[Opening Supplied material section]

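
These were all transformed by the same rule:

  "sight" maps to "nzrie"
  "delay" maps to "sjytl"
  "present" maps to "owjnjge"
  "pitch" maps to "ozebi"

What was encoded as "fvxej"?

s(18)→n(13) and i(8)→z(25) fit y≡17x+19 (mod 26); the inverse of 17 mod 26 is 23. Treating letters as 0–25, the rule is x ↦ 17x + 19 (mod 26).
Decoding fvxej: f(5)→23·(5−19)≡16=q; v(21)→23·(21−19)≡20=u; x(23)→23·(23−19)≡14=o; e(4)→23·(4−19)≡19=t; j(9)→23·(9−19)≡4=e (all mod 26).

quote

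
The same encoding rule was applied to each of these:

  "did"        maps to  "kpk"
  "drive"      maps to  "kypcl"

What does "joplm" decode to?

Compare letters: d→k is +7, i→p is +7, d→k is +7 — a constant shift. Every letter moves 7 places later in the alphabet, wrapping around z→a.
Undoing it on joplm: j−7=c, o−7=h, p−7=i, l−7=e, m−7=f.

chief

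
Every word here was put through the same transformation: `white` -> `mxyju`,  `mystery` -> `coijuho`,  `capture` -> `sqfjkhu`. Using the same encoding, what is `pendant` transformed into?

Every letter moves 16 places later in the alphabet, wrapping around z→a.
Applying it to pendant: p+16=f, e+16=u, n+16=d, d+16=t, a+16=q, n+16=d, t+16=j.

fudtqdj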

[Closing Supplied material section]

**Task prompt:**
Return the records exactly, every line included.

**Problem solution:**
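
These were all transformed by the same rule:

  "sight" maps to "nzrie"
  "delay" maps to "sjytl"
  "present" maps to "owjnjge"
  "pitch" maps to "ozebi"

What was encoded as "fvxej"?

s(18)→n(13) and i(8)→z(25) fit y≡17x+19 (mod 26); the inverse of 17 mod 26 is 23. Treating letters as 0–25, the rule is x ↦ 17x + 19 (mod 26).
Decoding fvxej: f(5)→23·(5−19)≡16=q; v(21)→23·(21−19)≡20=u; x(23)→23·(23−19)≡14=o; e(4)→23·(4−19)≡19=t; j(9)→23·(9−19)≡4=e (all mod 26).

quote

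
The same encoding rule was applied to each of these:

  "did"        maps to  "kpk"
  "drive"      maps to  "kypcl"

What does "joplm" decode to?

Compare letters: d→k is +7, i→p is +7, d→k is +7 — a constant shift. Every letter moves 7 places later in the alphabet, wrapping around z→a.
Undoing it on joplm: j−7=c, o−7=h, p−7=i, l−7=e, m−7=f.

chief

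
Every word here was put through the same transformation: `white` -> `mxyju`,  `mystery` -> `coijuho`,  `capture` -> `sqfjkhu`. Using the same encoding, what is `pendant` transformed into?

Every letter moves 16 places later in the alphabet, wrapping around z→a.
Applying it to pendant: p+16=f, e+16=u, n+16=d, d+16=t, a+16=q, n+16=d, t+16=j.

fudtqdj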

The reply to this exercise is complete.